Exercise aim → Word for word, restate the entries that follow.

[Stored data]
Content starts

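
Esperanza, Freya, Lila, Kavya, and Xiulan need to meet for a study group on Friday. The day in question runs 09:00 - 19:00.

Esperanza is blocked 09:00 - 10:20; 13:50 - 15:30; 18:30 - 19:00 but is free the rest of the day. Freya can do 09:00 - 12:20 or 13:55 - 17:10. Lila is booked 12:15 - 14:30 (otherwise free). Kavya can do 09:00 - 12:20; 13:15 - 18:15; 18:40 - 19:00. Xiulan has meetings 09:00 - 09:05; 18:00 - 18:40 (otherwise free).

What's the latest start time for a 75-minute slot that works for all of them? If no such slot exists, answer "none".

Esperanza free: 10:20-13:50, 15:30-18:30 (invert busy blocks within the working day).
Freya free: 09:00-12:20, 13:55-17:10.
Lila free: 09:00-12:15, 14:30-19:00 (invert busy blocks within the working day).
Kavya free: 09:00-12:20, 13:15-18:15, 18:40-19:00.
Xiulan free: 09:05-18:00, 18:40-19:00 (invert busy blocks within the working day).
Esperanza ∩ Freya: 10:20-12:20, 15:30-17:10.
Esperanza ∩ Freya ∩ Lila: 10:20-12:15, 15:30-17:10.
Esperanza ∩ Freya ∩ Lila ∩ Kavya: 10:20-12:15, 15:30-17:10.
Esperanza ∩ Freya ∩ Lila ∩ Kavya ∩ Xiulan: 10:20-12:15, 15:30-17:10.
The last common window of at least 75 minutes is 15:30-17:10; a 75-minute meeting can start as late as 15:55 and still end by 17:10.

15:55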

Content ends

Output →
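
Esperanza, Freya, Lila, Kavya, and Xiulan need to meet for a study group on Friday. The day in question runs 09:00 - 19:00.

Esperanza is blocked 09:00 - 10:20; 13:50 - 15:30; 18:30 - 19:00 but is free the rest of the day. Freya can do 09:00 - 12:20 or 13:55 - 17:10. Lila is booked 12:15 - 14:30 (otherwise free). Kavya can do 09:00 - 12:20; 13:15 - 18:15; 18:40 - 19:00. Xiulan has meetings 09:00 - 09:05; 18:00 - 18:40 (otherwise free).

What's the latest start time for a 75-minute slot that works for all of them? If no such slot exists, answer "none".

Esperanza free: 10:20-13:50, 15:30-18:30 (invert busy blocks within the working day).
Freya free: 09:00-12:20, 13:55-17:10.
Lila free: 09:00-12:15, 14:30-19:00 (invert busy blocks within the working day).
Kavya free: 09:00-12:20, 13:15-18:15, 18:40-19:00.
Xiulan free: 09:05-18:00, 18:40-19:00 (invert busy blocks within the working day).
Esperanza ∩ Freya: 10:20-12:20, 15:30-17:10.
Esperanza ∩ Freya ∩ Lila: 10:20-12:15, 15:30-17:10.
Esperanza ∩ Freya ∩ Lila ∩ Kavya: 10:20-12:15, 15:30-17:10.
Esperanza ∩ Freya ∩ Lila ∩ Kavya ∩ Xiulan: 10:20-12:15, 15:30-17:10.
The last common window of at least 75 minutes is 15:30-17:10; a 75-minute meeting can start as late as 15:55 and still end by 17:10.

15:55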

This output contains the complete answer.